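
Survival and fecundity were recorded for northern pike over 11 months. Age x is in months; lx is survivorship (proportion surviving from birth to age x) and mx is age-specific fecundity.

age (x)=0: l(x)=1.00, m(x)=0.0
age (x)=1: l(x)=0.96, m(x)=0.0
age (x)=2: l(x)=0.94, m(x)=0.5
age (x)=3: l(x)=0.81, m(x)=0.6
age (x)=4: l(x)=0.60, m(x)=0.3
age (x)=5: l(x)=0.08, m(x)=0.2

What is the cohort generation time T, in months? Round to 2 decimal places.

lx·mx: 0, 0, 0.47, 0.486, 0.18, 0.016 → R0 = 1.152
x·lx·mx: 0, 0, 0.94, 1.458, 0.72, 0.08 → Σ = 3.198
T = 3.198 / 1.152 = 2.776042… → 2.78

2.78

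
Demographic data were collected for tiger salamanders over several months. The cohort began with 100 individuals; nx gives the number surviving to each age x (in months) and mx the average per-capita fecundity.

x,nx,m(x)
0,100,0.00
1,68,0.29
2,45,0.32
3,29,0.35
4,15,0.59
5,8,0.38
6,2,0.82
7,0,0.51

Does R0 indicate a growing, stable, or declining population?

lx = nx/n0 = nx/100: 1, 0.68, 0.45, 0.29, 0.15, 0.08, 0.02, 0
R0 = Σ lx·mx = 0 + 0.1972 + 0.144 + 0.1015 + 0.0885 + 0.0304 + 0.0164 + 0 = 0.578
R0 < 1, so the population is declining.

declining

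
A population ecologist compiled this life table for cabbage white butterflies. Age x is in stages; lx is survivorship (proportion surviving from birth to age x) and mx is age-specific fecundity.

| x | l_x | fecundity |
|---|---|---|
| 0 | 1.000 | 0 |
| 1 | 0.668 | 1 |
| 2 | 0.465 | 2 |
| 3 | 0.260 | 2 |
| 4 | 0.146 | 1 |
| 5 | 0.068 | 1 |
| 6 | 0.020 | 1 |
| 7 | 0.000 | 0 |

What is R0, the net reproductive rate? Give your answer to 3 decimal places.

2.352

lx·mx by age: 0, 0.668, 0.93, 0.52, 0.146, 0.068, 0.02, 0
R0 = Σ lx·mx = 2.352 → 2.352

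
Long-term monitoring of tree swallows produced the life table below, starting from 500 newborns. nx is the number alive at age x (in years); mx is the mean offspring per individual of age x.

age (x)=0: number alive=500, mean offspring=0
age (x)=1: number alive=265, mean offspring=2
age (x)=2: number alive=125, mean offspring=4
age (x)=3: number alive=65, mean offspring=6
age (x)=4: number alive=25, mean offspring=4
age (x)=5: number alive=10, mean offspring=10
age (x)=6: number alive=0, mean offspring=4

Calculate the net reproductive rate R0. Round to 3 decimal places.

lx = nx/n0 = nx/500: 1, 0.53, 0.25, 0.13, 0.05, 0.02, 0
lx·mx by age: 0, 1.06, 1, 0.78, 0.2, 0.2, 0
R0 = Σ lx·mx = 3.24 → 3.240

3.240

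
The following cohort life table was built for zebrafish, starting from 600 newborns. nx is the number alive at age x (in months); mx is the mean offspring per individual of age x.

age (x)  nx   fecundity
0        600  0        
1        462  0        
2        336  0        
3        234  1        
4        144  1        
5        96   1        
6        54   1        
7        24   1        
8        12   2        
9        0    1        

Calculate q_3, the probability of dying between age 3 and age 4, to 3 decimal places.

lx = nx/n0 = nx/600: 1, 0.77, 0.56, 0.39, 0.24, 0.16, 0.09, 0.04, 0.02, 0
q_3 = (l_3 − l_4) / l_3 = (0.39 − 0.24) / 0.39
     = 0.15 / 0.39 = 0.384615… → 0.385

0.385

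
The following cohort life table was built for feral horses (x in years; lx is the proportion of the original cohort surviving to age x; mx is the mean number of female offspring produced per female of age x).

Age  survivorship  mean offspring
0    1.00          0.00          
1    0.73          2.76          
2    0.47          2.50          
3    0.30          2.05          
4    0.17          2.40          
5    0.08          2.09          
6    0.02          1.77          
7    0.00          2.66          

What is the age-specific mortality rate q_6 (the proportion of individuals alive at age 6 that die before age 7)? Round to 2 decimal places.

q_6 = (l_6 − l_7) / l_6 = (0.02 − 0) / 0.02
     = 0.02 / 0.02 = 1 → 1.00

1.00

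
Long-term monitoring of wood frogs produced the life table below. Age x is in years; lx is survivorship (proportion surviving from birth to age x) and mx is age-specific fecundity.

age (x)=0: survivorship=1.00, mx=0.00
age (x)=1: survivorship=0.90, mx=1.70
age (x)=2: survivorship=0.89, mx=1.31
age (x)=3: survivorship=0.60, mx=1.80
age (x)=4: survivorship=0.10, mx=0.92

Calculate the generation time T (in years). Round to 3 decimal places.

1.931

lx·mx: 0, 1.53, 1.1659, 1.08, 0.092 → R0 = 3.8679
x·lx·mx: 0, 1.53, 2.3318, 3.24, 0.368 → Σ = 7.4698
T = 7.4698 / 3.8679 = 1.931229… → 1.931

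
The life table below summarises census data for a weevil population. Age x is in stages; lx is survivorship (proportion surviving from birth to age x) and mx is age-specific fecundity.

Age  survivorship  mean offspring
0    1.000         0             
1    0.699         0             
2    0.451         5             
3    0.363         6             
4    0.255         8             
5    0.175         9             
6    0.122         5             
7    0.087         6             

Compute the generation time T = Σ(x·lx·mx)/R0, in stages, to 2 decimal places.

lx·mx: 0, 0, 2.255, 2.178, 2.04, 1.575, 0.61, 0.522 → R0 = 9.18
x·lx·mx: 0, 0, 4.51, 6.534, 8.16, 7.875, 3.66, 3.654 → Σ = 34.393
T = 34.393 / 9.18 = 3.746514… → 3.75

3.75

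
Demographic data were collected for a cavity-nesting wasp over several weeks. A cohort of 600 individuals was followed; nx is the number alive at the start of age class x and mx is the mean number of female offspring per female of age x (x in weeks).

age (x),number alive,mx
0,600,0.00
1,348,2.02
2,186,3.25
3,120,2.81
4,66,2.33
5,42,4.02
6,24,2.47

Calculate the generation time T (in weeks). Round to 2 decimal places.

lx = nx/n0 = nx/600: 1, 0.58, 0.31, 0.2, 0.11, 0.07, 0.04
lx·mx: 0, 1.1716, 1.0075, 0.562, 0.2563, 0.2814, 0.0988 → R0 = 3.3776
x·lx·mx: 0, 1.1716, 2.015, 1.686, 1.0252, 1.407, 0.5928 → Σ = 7.8976
T = 7.8976 / 3.3776 = 2.338228… → 2.34

2.34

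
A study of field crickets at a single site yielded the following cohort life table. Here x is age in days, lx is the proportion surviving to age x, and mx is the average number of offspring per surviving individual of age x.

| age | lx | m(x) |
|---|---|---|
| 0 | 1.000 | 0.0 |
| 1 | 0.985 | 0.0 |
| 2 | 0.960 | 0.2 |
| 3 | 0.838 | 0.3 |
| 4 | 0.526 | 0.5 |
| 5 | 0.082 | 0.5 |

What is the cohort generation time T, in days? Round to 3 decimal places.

3.205

lx·mx: 0, 0, 0.192, 0.2514, 0.263, 0.041 → R0 = 0.7474
x·lx·mx: 0, 0, 0.384, 0.7542, 1.052, 0.205 → Σ = 2.3952
T = 2.3952 / 0.7474 = 3.20471… → 3.205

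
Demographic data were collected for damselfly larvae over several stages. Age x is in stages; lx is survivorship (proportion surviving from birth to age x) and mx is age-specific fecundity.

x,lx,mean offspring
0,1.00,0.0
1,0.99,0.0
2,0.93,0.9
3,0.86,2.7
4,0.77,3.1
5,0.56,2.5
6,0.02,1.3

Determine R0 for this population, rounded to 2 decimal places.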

========================================================================

**Exercise goal**. The answer is each line in which the word "this" occurs, copied from the material above.

**Response to the exercise**.
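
A population ecologist compiled this life table for cabbage white butterflies. Age x is in stages; lx is survivorship (proportion surviving from birth to age x) and mx is age-specific fecundity.
Determine R0 for this population, rounded to 2 decimal places.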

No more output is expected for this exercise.